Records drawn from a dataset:
===

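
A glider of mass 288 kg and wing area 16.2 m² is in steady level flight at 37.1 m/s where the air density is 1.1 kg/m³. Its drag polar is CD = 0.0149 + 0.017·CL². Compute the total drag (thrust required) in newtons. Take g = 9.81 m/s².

Weight W = mg = 288 × 9.81 = 2825.3 N; in level flight L = W.
q = ½ρv² = ½ × 1.1 × 37.1² = 757 Pa.
CL = 2W/(ρv²S) = 2×2825.3/(1.1×37.1²×16.2) = 0.2304.
CD = 0.0149 + 0.017 × 0.2304² = 0.0158.
D = q·S·CD = 757 × 16.2 × 0.0158 = 193.8 N

D = 194 N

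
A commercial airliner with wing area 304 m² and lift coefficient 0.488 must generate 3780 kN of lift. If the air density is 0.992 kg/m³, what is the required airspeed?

L = ½ρv²S·CL ⇒ v = √(2L/(ρ·S·CL))
v = √(2 × 3.78×10^6 / (0.992 × 304 × 0.488)) = √51370 = 227 m/s

v = 227 m/s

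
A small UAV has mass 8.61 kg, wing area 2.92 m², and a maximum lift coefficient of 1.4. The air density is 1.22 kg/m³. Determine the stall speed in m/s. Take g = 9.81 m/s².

V_stall = 5.82 m/s

Stall occurs when L = W at CL,max. W = mg = 8.61 × 9.81 = 84.46 N.
V_stall = √(2W/(ρ·S·CL,max)) = √(2 × 84.46 / (1.22 × 2.92 × 1.4))
V_stall = √33.87 = 5.82 m/s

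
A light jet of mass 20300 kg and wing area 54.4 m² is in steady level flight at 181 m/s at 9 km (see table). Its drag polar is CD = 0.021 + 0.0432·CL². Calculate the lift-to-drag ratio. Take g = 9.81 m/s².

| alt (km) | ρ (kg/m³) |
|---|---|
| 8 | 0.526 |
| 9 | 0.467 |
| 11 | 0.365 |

At 9 km, from the table: ρ = 0.467 kg/m³.
In steady level flight, lift balances weight: W = mg = 20300 × 9.81 = 1.9914×10^5 N.
Dynamic pressure q = 0.5 × 0.467 × 181² = 7650 Pa.
CL = W/(q·S) = 1.9914×10^5 / (7650 × 54.4) = 0.4785.
CD = 0.021 + 0.0432 × 0.4785² = 0.03089.
L/D = CL/CD = 0.4785 / 0.03089 = 15.5

L/D = 15.5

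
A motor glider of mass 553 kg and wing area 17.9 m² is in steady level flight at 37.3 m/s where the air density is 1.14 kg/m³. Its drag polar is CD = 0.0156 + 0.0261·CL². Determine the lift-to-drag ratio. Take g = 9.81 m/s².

L/D = 19.7

Weight W = mg = 553 × 9.81 = 5424.9 N; in level flight L = W.
q = ½ρv² = ½ × 1.14 × 37.3² = 793 Pa.
Required CL = L/(qS) = 5424.9/(793·17.9) = 0.3822.
CD = 0.0156 + 0.0261 × 0.3822² = 0.01941.
L/D = CL/CD = 0.3822 / 0.01941 = 19.7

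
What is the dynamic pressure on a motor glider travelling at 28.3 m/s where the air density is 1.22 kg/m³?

q = 489 Pa

q = ½ρv² = ½ × 1.22 × 28.3² = 489 Pa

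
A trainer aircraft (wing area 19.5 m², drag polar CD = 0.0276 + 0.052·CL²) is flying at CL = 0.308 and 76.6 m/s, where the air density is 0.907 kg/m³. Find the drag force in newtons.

D = 1690 N

CD = 0.0276 + 0.052 × 0.308² = 0.03253
D = ½ρv²S·CD = ½ × 0.907 × 76.6² × 19.5 × 0.03253 = 1690 N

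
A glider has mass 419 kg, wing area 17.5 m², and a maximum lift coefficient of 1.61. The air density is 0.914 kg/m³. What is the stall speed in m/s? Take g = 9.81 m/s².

Weight W = mg = 419 × 9.81 = 4110 N.
V_stall = √(2W/(ρ·S·CL,max)) = √(2 × 4110 / (0.914 × 17.5 × 1.61))
V_stall = √319.2 = 17.9 m/s

V_stall = 17.9 m/s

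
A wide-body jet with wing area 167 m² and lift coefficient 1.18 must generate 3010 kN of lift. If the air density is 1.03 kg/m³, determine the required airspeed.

v = 172 m/s

L = ½ρv²S·CL ⇒ v = √(2L/(ρ·S·CL))
v = √(2 × 3.01×10^6 / (1.03 × 167 × 1.18)) = √29660 = 172 m/s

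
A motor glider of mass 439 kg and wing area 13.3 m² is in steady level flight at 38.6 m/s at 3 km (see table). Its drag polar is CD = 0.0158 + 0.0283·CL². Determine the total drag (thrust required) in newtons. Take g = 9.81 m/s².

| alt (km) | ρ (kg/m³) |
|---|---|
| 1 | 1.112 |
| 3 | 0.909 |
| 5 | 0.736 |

At 3 km, from the table: ρ = 0.909 kg/m³.
Weight W = mg = 439 × 9.81 = 4306.6 N; in level flight L = W.
q = ½ρv² = ½ × 0.909 × 38.6² = 677.2 Pa.
CL = W/(q·S) = 4306.6 / (677.2 × 13.3) = 0.4782.
CD = 0.0158 + 0.0283 × 0.4782² = 0.02227.
D = q·S·CD = 677.2 × 13.3 × 0.02227 = 200.6 N

D = 201 N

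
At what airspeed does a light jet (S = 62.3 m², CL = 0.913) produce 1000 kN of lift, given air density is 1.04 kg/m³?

L = ½ρv²S·CL ⇒ v = √(2L/(ρ·S·CL))
v = √(2 × 1×10^6 / (1.04 × 62.3 × 0.913)) = √33810 = 184 m/s

v = 184 m/s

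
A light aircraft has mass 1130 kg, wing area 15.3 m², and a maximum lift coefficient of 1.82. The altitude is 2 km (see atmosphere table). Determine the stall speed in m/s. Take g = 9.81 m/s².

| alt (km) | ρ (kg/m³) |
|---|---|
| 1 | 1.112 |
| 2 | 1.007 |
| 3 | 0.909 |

V_stall = 28.1 m/s

At 2 km, from the table: ρ = 1.007 kg/m³.
Weight W = mg = 1130 × 9.81 = 11090 N.
V_stall = √(2W/(ρ·S·CL,max)) = √(2 × 11090 / (1.007 × 15.3 × 1.82))
V_stall = √790.7 = 28.1 m/s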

===

Directions for this task:
For this exercise, write out all of the data exactly.

Solution to the problem:
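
A glider of mass 288 kg and wing area 16.2 m² is in steady level flight at 37.1 m/s where the air density is 1.1 kg/m³. Its drag polar is CD = 0.0149 + 0.017·CL². Compute the total drag (thrust required) in newtons. Take g = 9.81 m/s².

Weight W = mg = 288 × 9.81 = 2825.3 N; in level flight L = W.
q = ½ρv² = ½ × 1.1 × 37.1² = 757 Pa.
CL = 2W/(ρv²S) = 2×2825.3/(1.1×37.1²×16.2) = 0.2304.
CD = 0.0149 + 0.017 × 0.2304² = 0.0158.
D = q·S·CD = 757 × 16.2 × 0.0158 = 193.8 N

D = 194 N

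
A commercial airliner with wing area 304 m² and lift coefficient 0.488 must generate 3780 kN of lift. If the air density is 0.992 kg/m³, what is the required airspeed?

L = ½ρv²S·CL ⇒ v = √(2L/(ρ·S·CL))
v = √(2 × 3.78×10^6 / (0.992 × 304 × 0.488)) = √51370 = 227 m/s

v = 227 m/s

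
A small UAV has mass 8.61 kg, wing area 2.92 m², and a maximum lift coefficient of 1.4. The air density is 1.22 kg/m³. Determine the stall speed in m/s. Take g = 9.81 m/s².

V_stall = 5.82 m/s

Stall occurs when L = W at CL,max. W = mg = 8.61 × 9.81 = 84.46 N.
V_stall = √(2W/(ρ·S·CL,max)) = √(2 × 84.46 / (1.22 × 2.92 × 1.4))
V_stall = √33.87 = 5.82 m/s

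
A light jet of mass 20300 kg and wing area 54.4 m² is in steady level flight at 181 m/s at 9 km (see table). Its drag polar is CD = 0.021 + 0.0432·CL². Calculate the lift-to-drag ratio. Take g = 9.81 m/s².

| alt (km) | ρ (kg/m³) |
|---|---|
| 8 | 0.526 |
| 9 | 0.467 |
| 11 | 0.365 |

At 9 km, from the table: ρ = 0.467 kg/m³.
In steady level flight, lift balances weight: W = mg = 20300 × 9.81 = 1.9914×10^5 N.
Dynamic pressure q = 0.5 × 0.467 × 181² = 7650 Pa.
CL = W/(q·S) = 1.9914×10^5 / (7650 × 54.4) = 0.4785.
CD = 0.021 + 0.0432 × 0.4785² = 0.03089.
L/D = CL/CD = 0.4785 / 0.03089 = 15.5

L/D = 15.5

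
A motor glider of mass 553 kg and wing area 17.9 m² is in steady level flight at 37.3 m/s where the air density is 1.14 kg/m³. Its drag polar is CD = 0.0156 + 0.0261·CL². Determine the lift-to-drag ratio. Take g = 9.81 m/s².

L/D = 19.7

Weight W = mg = 553 × 9.81 = 5424.9 N; in level flight L = W.
q = ½ρv² = ½ × 1.14 × 37.3² = 793 Pa.
Required CL = L/(qS) = 5424.9/(793·17.9) = 0.3822.
CD = 0.0156 + 0.0261 × 0.3822² = 0.01941.
L/D = CL/CD = 0.3822 / 0.01941 = 19.7

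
What is the dynamic pressure on a motor glider travelling at 28.3 m/s where the air density is 1.22 kg/m³?

q = 489 Pa

q = ½ρv² = ½ × 1.22 × 28.3² = 489 Pa

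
A trainer aircraft (wing area 19.5 m², drag polar CD = 0.0276 + 0.052·CL²) is flying at CL = 0.308 and 76.6 m/s, where the air density is 0.907 kg/m³. Find the drag force in newtons.

D = 1690 N

CD = 0.0276 + 0.052 × 0.308² = 0.03253
D = ½ρv²S·CD = ½ × 0.907 × 76.6² × 19.5 × 0.03253 = 1690 N

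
A glider has mass 419 kg, wing area 17.5 m², and a maximum lift coefficient of 1.61. The air density is 0.914 kg/m³. What is the stall speed in m/s? Take g = 9.81 m/s².

Weight W = mg = 419 × 9.81 = 4110 N.
V_stall = √(2W/(ρ·S·CL,max)) = √(2 × 4110 / (0.914 × 17.5 × 1.61))
V_stall = √319.2 = 17.9 m/s

V_stall = 17.9 m/s

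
A wide-body jet with wing area 167 m² and lift coefficient 1.18 must generate 3010 kN of lift. If the air density is 1.03 kg/m³, determine the required airspeed.

v = 172 m/s

L = ½ρv²S·CL ⇒ v = √(2L/(ρ·S·CL))
v = √(2 × 3.01×10^6 / (1.03 × 167 × 1.18)) = √29660 = 172 m/s

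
A motor glider of mass 439 kg and wing area 13.3 m² is in steady level flight at 38.6 m/s at 3 km (see table). Its drag polar is CD = 0.0158 + 0.0283·CL². Determine the total drag (thrust required) in newtons. Take g = 9.81 m/s².

| alt (km) | ρ (kg/m³) |
|---|---|
| 1 | 1.112 |
| 3 | 0.909 |
| 5 | 0.736 |

At 3 km, from the table: ρ = 0.909 kg/m³.
Weight W = mg = 439 × 9.81 = 4306.6 N; in level flight L = W.
q = ½ρv² = ½ × 0.909 × 38.6² = 677.2 Pa.
CL = W/(q·S) = 4306.6 / (677.2 × 13.3) = 0.4782.
CD = 0.0158 + 0.0283 × 0.4782² = 0.02227.
D = q·S·CD = 677.2 × 13.3 × 0.02227 = 200.6 N

D = 201 N

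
At what airspeed does a light jet (S = 62.3 m², CL = 0.913) produce 1000 kN of lift, given air density is 1.04 kg/m³?

L = ½ρv²S·CL ⇒ v = √(2L/(ρ·S·CL))
v = √(2 × 1×10^6 / (1.04 × 62.3 × 0.913)) = √33810 = 184 m/s

v = 184 m/s

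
A light aircraft has mass 1130 kg, wing area 15.3 m², and a maximum lift coefficient of 1.82. The altitude is 2 km (see atmosphere table). Determine the stall speed in m/s. Take g = 9.81 m/s².

| alt (km) | ρ (kg/m³) |
|---|---|
| 1 | 1.112 |
| 2 | 1.007 |
| 3 | 0.909 |

V_stall = 28.1 m/s

At 2 km, from the table: ρ = 1.007 kg/m³.
Weight W = mg = 1130 × 9.81 = 11090 N.
V_stall = √(2W/(ρ·S·CL,max)) = √(2 × 11090 / (1.007 × 15.3 × 1.82))
V_stall = √790.7 = 28.1 m/s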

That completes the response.